BEGIN RECORDS SUPPLIED

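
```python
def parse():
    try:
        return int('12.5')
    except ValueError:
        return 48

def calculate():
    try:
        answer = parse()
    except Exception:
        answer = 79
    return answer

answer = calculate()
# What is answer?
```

Step-by-step execution trace:
1. `calculate()` calls `parse()`.
2. In parse: `int('12.5')` raises ValueError; `except ValueError` catches it → returns 48.
3. In calculate: `answer = parse()` → answer = 48. No exception reaches calculate.
4. `except Exception` is skipped; calculate returns 48.
5. answer = 48.
Result: 48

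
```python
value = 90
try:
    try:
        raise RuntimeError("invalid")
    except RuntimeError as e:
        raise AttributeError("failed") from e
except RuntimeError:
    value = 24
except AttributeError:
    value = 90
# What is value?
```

Step-by-step execution trace:
1. Inner try raises RuntimeError; inner `except RuntimeError as e` catches it.
2. `raise AttributeError(...) from e` raises AttributeError (RuntimeError is attached as __cause__, but only AttributeError is active).
3. Outer `except RuntimeError` does not match AttributeError; skipped.
4. Outer `except AttributeError` matches → value = 90.
Result: 90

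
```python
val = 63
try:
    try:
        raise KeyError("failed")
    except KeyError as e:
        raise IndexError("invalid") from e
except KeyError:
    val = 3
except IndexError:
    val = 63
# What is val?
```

Step-by-step execution trace:
1. Inner try raises KeyError; inner `except KeyError as e` catches it.
2. `raise IndexError(...) from e` raises IndexError (KeyError is attached as __cause__, but only IndexError is active).
3. Outer `except KeyError` does not match IndexError; skipped.
4. Outer `except IndexError` matches → val = 63.
Result: 63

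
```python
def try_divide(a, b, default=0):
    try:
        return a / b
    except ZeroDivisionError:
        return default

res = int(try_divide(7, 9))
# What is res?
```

Step-by-step execution trace:
1. `try_divide(7, 9)` enters try: `return 7 / 9` → returns 0.7777777777777778. No exception raised.
2. `except ZeroDivisionError` is skipped.
3. `int(0.7777777777777778)` → 0 → res = 0.
Result: 0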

END RECORDS SUPPLIED

* _WHAT TO WORK ON_: Every record needs to be written out again, exactly as it was given.

* _FINISHED EXERCISE_:
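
```python
def parse():
    try:
        return int('12.5')
    except ValueError:
        return 48

def calculate():
    try:
        answer = parse()
    except Exception:
        answer = 79
    return answer

answer = calculate()
# What is answer?
```

Step-by-step execution trace:
1. `calculate()` calls `parse()`.
2. In parse: `int('12.5')` raises ValueError; `except ValueError` catches it → returns 48.
3. In calculate: `answer = parse()` → answer = 48. No exception reaches calculate.
4. `except Exception` is skipped; calculate returns 48.
5. answer = 48.
Result: 48

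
```python
value = 90
try:
    try:
        raise RuntimeError("invalid")
    except RuntimeError as e:
        raise AttributeError("failed") from e
except RuntimeError:
    value = 24
except AttributeError:
    value = 90
# What is value?
```

Step-by-step execution trace:
1. Inner try raises RuntimeError; inner `except RuntimeError as e` catches it.
2. `raise AttributeError(...) from e` raises AttributeError (RuntimeError is attached as __cause__, but only AttributeError is active).
3. Outer `except RuntimeError` does not match AttributeError; skipped.
4. Outer `except AttributeError` matches → value = 90.
Result: 90

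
```python
val = 63
try:
    try:
        raise KeyError("failed")
    except KeyError as e:
        raise IndexError("invalid") from e
except KeyError:
    val = 3
except IndexError:
    val = 63
# What is val?
```

Step-by-step execution trace:
1. Inner try raises KeyError; inner `except KeyError as e` catches it.
2. `raise IndexError(...) from e` raises IndexError (KeyError is attached as __cause__, but only IndexError is active).
3. Outer `except KeyError` does not match IndexError; skipped.
4. Outer `except IndexError` matches → val = 63.
Result: 63

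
```python
def try_divide(a, b, default=0):
    try:
        return a / b
    except ZeroDivisionError:
        return default

res = int(try_divide(7, 9))
# What is res?
```

Step-by-step execution trace:
1. `try_divide(7, 9)` enters try: `return 7 / 9` → returns 0.7777777777777778. No exception raised.
2. `except ZeroDivisionError` is skipped.
3. `int(0.7777777777777778)` → 0 → res = 0.
Result: 0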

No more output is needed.